PROBLEM STATEMENT: Starting with the line that mentions "Let L = -94344.", repeat each line verbatim until the entries end, both ends included.

= = = = =

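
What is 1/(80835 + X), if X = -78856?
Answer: 1/1979 ≈ 0.00050531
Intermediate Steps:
1/(80835 + X) = 1/(80835 - 78856) = 1/1979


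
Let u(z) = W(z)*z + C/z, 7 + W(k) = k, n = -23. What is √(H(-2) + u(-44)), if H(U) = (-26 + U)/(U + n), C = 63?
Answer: √27148627/110 ≈ 47.368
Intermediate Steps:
W(k) = -7 + k
H(U) = (-26 + U)/(-23 + U) (H(U) = (-26 + U)/(U - 23) = (-26 + U)/(-23 + U))
u(z) = 63/z + z*(-7 + z) (u(z) = (-7 + z)*z + 63/z = z*(-7 + z) + 63/z = 63/z + z*(-7 + z))
√(H(-2) + u(-44)) = √((-26 - 2)/(-23 - 2) + (63 + (-44)²*(-7 - 44))/(-44)) = √(-28/(-25) - (63 + 1936*(-51))/44) = √(-1/25*(-28) - (63 - 98736)/44) = √(28/25 - 1/44*(-98673)) = √(28/25 + 98673/44) = √(2468057/1100) = √27148627/110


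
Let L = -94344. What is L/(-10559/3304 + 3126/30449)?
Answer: 9491336226624/311182687 ≈ 30501.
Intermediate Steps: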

= = = = =

REPLY:
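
Let L = -94344. What is L/(-10559/3304 + 3126/30449)?
Answer: 9491336226624/311182687 ≈ 30501.
Intermediate Steps: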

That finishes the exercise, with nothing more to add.